-- Opening Marker --

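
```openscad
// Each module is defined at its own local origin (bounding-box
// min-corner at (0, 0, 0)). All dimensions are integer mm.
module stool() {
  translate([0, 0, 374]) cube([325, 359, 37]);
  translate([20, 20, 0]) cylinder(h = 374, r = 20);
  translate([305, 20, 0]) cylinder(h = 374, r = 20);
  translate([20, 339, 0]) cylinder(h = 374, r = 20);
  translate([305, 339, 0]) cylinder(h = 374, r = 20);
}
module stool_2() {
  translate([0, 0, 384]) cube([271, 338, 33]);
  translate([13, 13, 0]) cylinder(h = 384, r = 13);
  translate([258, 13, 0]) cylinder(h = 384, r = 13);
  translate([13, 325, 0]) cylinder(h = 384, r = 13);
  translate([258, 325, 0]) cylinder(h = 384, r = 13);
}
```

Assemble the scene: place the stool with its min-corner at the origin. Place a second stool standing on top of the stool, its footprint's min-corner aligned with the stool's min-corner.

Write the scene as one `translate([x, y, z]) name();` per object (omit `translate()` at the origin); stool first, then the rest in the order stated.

stool();
translate([0, 0, 411]) stool_2();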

-- Closing Marker --

- [DESCRIPTION OF THE TASK]: Throughout the data above, find each line that includes the string "corner"; state only how many there are.

- [SOLUTION TO THIS TASK]: 2